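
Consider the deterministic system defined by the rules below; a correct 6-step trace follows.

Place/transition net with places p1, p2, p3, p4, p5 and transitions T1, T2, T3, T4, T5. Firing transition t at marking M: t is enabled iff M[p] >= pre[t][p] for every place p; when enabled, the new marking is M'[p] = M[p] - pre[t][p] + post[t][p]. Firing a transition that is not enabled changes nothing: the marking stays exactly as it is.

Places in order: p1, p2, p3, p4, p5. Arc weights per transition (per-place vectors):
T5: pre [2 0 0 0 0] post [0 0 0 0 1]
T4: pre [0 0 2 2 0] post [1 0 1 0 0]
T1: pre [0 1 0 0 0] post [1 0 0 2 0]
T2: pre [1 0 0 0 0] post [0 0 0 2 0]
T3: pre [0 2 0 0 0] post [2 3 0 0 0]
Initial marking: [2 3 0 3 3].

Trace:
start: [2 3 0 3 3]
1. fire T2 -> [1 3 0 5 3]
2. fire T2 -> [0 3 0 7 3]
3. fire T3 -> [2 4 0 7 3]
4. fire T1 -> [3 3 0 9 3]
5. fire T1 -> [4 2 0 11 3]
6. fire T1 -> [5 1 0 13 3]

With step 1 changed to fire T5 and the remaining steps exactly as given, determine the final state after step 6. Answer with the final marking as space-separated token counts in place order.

5 1 0 9 4

(re-executing from step 1 with the substitution; state before step 1: [2 3 0 3 3])
1. fire T5 -> [0 3 0 3 4]
2. fire T2 -> [0 3 0 3 4]
3. fire T3 -> [2 4 0 3 4]
4. fire T1 -> [3 3 0 5 4]
5. fire T1 -> [4 2 0 7 4]
6. fire T1 -> [5 1 0 9 4]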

━━━━━━━━━━

WHAT TO PRODUCE
Please determine the number of lines in the records above that include the string "post", and answer with that number only.

YOUR RESPONSE
6